Records supplied:
═══
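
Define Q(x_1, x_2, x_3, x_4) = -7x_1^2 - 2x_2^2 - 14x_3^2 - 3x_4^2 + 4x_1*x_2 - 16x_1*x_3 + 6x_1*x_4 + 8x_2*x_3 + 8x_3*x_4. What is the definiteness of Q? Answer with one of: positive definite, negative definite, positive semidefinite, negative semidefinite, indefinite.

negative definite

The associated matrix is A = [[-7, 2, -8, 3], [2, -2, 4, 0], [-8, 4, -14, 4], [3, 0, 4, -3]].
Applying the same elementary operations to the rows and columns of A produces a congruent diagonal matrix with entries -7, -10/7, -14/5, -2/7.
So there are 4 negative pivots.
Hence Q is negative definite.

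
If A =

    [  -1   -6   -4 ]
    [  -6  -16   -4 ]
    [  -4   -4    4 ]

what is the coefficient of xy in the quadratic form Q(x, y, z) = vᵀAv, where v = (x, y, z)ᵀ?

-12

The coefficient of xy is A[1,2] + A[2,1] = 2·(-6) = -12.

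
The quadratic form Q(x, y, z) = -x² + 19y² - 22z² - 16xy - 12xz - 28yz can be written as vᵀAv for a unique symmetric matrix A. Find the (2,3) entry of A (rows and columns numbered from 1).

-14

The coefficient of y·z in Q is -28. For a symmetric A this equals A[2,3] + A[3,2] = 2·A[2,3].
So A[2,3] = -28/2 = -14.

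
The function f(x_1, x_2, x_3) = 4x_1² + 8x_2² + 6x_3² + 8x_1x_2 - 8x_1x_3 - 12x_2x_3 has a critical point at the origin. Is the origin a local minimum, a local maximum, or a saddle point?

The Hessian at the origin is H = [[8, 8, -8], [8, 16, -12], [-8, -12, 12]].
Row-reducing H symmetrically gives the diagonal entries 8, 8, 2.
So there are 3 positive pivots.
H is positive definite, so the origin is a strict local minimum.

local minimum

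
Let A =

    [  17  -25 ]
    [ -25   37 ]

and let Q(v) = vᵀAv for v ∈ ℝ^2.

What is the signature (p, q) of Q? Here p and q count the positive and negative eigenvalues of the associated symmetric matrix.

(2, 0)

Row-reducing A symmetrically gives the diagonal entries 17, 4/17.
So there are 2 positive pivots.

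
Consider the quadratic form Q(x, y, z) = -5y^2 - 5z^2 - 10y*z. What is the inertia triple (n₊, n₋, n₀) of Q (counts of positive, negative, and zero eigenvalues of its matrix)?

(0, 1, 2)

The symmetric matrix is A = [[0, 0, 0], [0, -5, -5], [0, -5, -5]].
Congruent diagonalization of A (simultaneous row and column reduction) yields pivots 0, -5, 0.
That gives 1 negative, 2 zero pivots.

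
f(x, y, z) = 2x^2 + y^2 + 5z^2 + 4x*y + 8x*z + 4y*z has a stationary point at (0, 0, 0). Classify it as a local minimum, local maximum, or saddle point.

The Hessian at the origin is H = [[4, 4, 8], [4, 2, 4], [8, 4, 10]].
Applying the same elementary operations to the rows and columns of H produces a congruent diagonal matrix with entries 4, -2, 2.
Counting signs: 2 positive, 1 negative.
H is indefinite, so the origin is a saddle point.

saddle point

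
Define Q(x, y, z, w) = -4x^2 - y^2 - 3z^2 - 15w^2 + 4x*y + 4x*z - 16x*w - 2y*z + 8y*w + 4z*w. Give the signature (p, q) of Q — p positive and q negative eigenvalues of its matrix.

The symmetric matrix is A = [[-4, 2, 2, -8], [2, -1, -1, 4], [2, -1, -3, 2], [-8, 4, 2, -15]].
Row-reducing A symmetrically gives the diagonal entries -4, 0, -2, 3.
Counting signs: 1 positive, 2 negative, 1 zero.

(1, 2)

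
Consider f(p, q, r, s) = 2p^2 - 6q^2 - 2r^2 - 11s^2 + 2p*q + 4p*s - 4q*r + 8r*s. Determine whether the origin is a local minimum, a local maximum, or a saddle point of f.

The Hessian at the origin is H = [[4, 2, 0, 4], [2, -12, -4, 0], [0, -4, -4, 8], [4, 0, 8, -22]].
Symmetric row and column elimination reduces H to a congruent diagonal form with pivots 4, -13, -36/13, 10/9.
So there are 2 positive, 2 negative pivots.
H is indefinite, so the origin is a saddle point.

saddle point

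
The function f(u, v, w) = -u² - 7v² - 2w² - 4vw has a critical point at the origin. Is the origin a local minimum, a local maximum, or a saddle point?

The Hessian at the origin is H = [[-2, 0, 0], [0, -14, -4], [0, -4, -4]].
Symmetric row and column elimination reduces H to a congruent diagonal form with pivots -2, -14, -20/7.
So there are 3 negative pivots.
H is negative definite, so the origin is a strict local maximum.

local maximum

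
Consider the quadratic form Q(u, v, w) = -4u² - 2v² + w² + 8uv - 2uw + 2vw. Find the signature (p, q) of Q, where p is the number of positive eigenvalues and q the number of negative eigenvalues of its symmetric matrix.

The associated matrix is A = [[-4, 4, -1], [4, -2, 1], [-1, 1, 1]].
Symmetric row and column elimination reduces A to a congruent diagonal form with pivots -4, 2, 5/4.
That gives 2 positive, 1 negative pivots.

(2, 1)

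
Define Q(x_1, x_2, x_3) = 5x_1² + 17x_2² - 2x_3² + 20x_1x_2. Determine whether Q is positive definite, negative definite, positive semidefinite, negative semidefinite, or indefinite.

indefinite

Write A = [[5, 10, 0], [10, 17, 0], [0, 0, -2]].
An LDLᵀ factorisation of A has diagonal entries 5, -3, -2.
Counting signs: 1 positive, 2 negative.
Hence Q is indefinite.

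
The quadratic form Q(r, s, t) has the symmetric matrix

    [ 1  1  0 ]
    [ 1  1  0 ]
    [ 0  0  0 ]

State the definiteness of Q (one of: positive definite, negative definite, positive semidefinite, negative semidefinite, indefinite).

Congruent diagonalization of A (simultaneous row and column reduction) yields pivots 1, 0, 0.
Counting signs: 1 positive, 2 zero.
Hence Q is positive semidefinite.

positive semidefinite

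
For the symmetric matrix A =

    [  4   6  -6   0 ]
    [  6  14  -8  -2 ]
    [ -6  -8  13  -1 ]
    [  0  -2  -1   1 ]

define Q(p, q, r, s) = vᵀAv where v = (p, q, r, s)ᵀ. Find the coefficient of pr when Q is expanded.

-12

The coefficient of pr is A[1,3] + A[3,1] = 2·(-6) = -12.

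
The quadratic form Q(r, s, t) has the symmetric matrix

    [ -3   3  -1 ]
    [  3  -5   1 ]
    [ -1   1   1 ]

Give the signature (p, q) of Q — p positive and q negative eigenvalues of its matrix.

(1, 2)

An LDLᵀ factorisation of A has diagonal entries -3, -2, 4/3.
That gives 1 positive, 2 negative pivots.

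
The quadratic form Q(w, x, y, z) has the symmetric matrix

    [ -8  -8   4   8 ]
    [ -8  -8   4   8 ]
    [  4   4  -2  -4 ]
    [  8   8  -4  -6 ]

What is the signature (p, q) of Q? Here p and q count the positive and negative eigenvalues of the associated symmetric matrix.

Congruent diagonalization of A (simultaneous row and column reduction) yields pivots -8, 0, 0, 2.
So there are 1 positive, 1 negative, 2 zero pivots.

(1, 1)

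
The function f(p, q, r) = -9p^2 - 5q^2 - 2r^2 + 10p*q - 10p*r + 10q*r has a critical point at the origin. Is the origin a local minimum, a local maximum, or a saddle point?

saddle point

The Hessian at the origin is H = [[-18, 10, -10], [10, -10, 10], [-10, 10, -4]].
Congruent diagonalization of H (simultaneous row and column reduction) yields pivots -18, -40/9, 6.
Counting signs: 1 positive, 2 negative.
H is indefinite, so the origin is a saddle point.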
═══
The problem:
Retype the records above in full, exactly as they appear.

Response to this exercise:
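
Define Q(x_1, x_2, x_3, x_4) = -7x_1^2 - 2x_2^2 - 14x_3^2 - 3x_4^2 + 4x_1*x_2 - 16x_1*x_3 + 6x_1*x_4 + 8x_2*x_3 + 8x_3*x_4. What is the definiteness of Q? Answer with one of: positive definite, negative definite, positive semidefinite, negative semidefinite, indefinite.

negative definite

The associated matrix is A = [[-7, 2, -8, 3], [2, -2, 4, 0], [-8, 4, -14, 4], [3, 0, 4, -3]].
Applying the same elementary operations to the rows and columns of A produces a congruent diagonal matrix with entries -7, -10/7, -14/5, -2/7.
So there are 4 negative pivots.
Hence Q is negative definite.

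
If A =

    [  -1   -6   -4 ]
    [  -6  -16   -4 ]
    [  -4   -4    4 ]

what is the coefficient of xy in the quadratic form Q(x, y, z) = vᵀAv, where v = (x, y, z)ᵀ?

-12

The coefficient of xy is A[1,2] + A[2,1] = 2·(-6) = -12.

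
The quadratic form Q(x, y, z) = -x² + 19y² - 22z² - 16xy - 12xz - 28yz can be written as vᵀAv for a unique symmetric matrix A. Find the (2,3) entry of A (rows and columns numbered from 1).

-14

The coefficient of y·z in Q is -28. For a symmetric A this equals A[2,3] + A[3,2] = 2·A[2,3].
So A[2,3] = -28/2 = -14.

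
The function f(x_1, x_2, x_3) = 4x_1² + 8x_2² + 6x_3² + 8x_1x_2 - 8x_1x_3 - 12x_2x_3 has a critical point at the origin. Is the origin a local minimum, a local maximum, or a saddle point?

The Hessian at the origin is H = [[8, 8, -8], [8, 16, -12], [-8, -12, 12]].
Row-reducing H symmetrically gives the diagonal entries 8, 8, 2.
So there are 3 positive pivots.
H is positive definite, so the origin is a strict local minimum.

local minimum

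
Let A =

    [  17  -25 ]
    [ -25   37 ]

and let Q(v) = vᵀAv for v ∈ ℝ^2.

What is the signature (p, q) of Q? Here p and q count the positive and negative eigenvalues of the associated symmetric matrix.

(2, 0)

Row-reducing A symmetrically gives the diagonal entries 17, 4/17.
So there are 2 positive pivots.

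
Consider the quadratic form Q(x, y, z) = -5y^2 - 5z^2 - 10y*z. What is the inertia triple (n₊, n₋, n₀) of Q (counts of positive, negative, and zero eigenvalues of its matrix)?

(0, 1, 2)

The symmetric matrix is A = [[0, 0, 0], [0, -5, -5], [0, -5, -5]].
Congruent diagonalization of A (simultaneous row and column reduction) yields pivots 0, -5, 0.
That gives 1 negative, 2 zero pivots.

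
f(x, y, z) = 2x^2 + y^2 + 5z^2 + 4x*y + 8x*z + 4y*z has a stationary point at (0, 0, 0). Classify it as a local minimum, local maximum, or saddle point.

The Hessian at the origin is H = [[4, 4, 8], [4, 2, 4], [8, 4, 10]].
Applying the same elementary operations to the rows and columns of H produces a congruent diagonal matrix with entries 4, -2, 2.
Counting signs: 2 positive, 1 negative.
H is indefinite, so the origin is a saddle point.

saddle point

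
Define Q(x, y, z, w) = -4x^2 - y^2 - 3z^2 - 15w^2 + 4x*y + 4x*z - 16x*w - 2y*z + 8y*w + 4z*w. Give the signature (p, q) of Q — p positive and q negative eigenvalues of its matrix.

The symmetric matrix is A = [[-4, 2, 2, -8], [2, -1, -1, 4], [2, -1, -3, 2], [-8, 4, 2, -15]].
Row-reducing A symmetrically gives the diagonal entries -4, 0, -2, 3.
Counting signs: 1 positive, 2 negative, 1 zero.

(1, 2)

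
Consider f(p, q, r, s) = 2p^2 - 6q^2 - 2r^2 - 11s^2 + 2p*q + 4p*s - 4q*r + 8r*s. Determine whether the origin is a local minimum, a local maximum, or a saddle point of f.

The Hessian at the origin is H = [[4, 2, 0, 4], [2, -12, -4, 0], [0, -4, -4, 8], [4, 0, 8, -22]].
Symmetric row and column elimination reduces H to a congruent diagonal form with pivots 4, -13, -36/13, 10/9.
So there are 2 positive, 2 negative pivots.
H is indefinite, so the origin is a saddle point.

saddle point

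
The function f(u, v, w) = -u² - 7v² - 2w² - 4vw has a critical point at the origin. Is the origin a local minimum, a local maximum, or a saddle point?

The Hessian at the origin is H = [[-2, 0, 0], [0, -14, -4], [0, -4, -4]].
Symmetric row and column elimination reduces H to a congruent diagonal form with pivots -2, -14, -20/7.
So there are 3 negative pivots.
H is negative definite, so the origin is a strict local maximum.

local maximum

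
Consider the quadratic form Q(u, v, w) = -4u² - 2v² + w² + 8uv - 2uw + 2vw. Find the signature (p, q) of Q, where p is the number of positive eigenvalues and q the number of negative eigenvalues of its symmetric matrix.

The associated matrix is A = [[-4, 4, -1], [4, -2, 1], [-1, 1, 1]].
Symmetric row and column elimination reduces A to a congruent diagonal form with pivots -4, 2, 5/4.
That gives 2 positive, 1 negative pivots.

(2, 1)

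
Define Q(x_1, x_2, x_3) = 5x_1² + 17x_2² - 2x_3² + 20x_1x_2. Determine whether Q is positive definite, negative definite, positive semidefinite, negative semidefinite, or indefinite.

indefinite

Write A = [[5, 10, 0], [10, 17, 0], [0, 0, -2]].
An LDLᵀ factorisation of A has diagonal entries 5, -3, -2.
Counting signs: 1 positive, 2 negative.
Hence Q is indefinite.

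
The quadratic form Q(r, s, t) has the symmetric matrix

    [ 1  1  0 ]
    [ 1  1  0 ]
    [ 0  0  0 ]

State the definiteness of Q (one of: positive definite, negative definite, positive semidefinite, negative semidefinite, indefinite).

Congruent diagonalization of A (simultaneous row and column reduction) yields pivots 1, 0, 0.
Counting signs: 1 positive, 2 zero.
Hence Q is positive semidefinite.

positive semidefinite

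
For the symmetric matrix A =

    [  4   6  -6   0 ]
    [  6  14  -8  -2 ]
    [ -6  -8  13  -1 ]
    [  0  -2  -1   1 ]

define Q(p, q, r, s) = vᵀAv where v = (p, q, r, s)ᵀ. Find the coefficient of pr when Q is expanded.

-12

The coefficient of pr is A[1,3] + A[3,1] = 2·(-6) = -12.

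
The quadratic form Q(r, s, t) has the symmetric matrix

    [ -3   3  -1 ]
    [  3  -5   1 ]
    [ -1   1   1 ]

Give the signature (p, q) of Q — p positive and q negative eigenvalues of its matrix.

(1, 2)

An LDLᵀ factorisation of A has diagonal entries -3, -2, 4/3.
That gives 1 positive, 2 negative pivots.

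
The quadratic form Q(w, x, y, z) has the symmetric matrix

    [ -8  -8   4   8 ]
    [ -8  -8   4   8 ]
    [  4   4  -2  -4 ]
    [  8   8  -4  -6 ]

What is the signature (p, q) of Q? Here p and q count the positive and negative eigenvalues of the associated symmetric matrix.

Congruent diagonalization of A (simultaneous row and column reduction) yields pivots -8, 0, 0, 2.
So there are 1 positive, 1 negative, 2 zero pivots.

(1, 1)

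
The function f(p, q, r) = -9p^2 - 5q^2 - 2r^2 + 10p*q - 10p*r + 10q*r has a critical point at the origin. Is the origin a local minimum, a local maximum, or a saddle point?

saddle point

The Hessian at the origin is H = [[-18, 10, -10], [10, -10, 10], [-10, 10, -4]].
Congruent diagonalization of H (simultaneous row and column reduction) yields pivots -18, -40/9, 6.
Counting signs: 1 positive, 2 negative.
H is indefinite, so the origin is a saddle point.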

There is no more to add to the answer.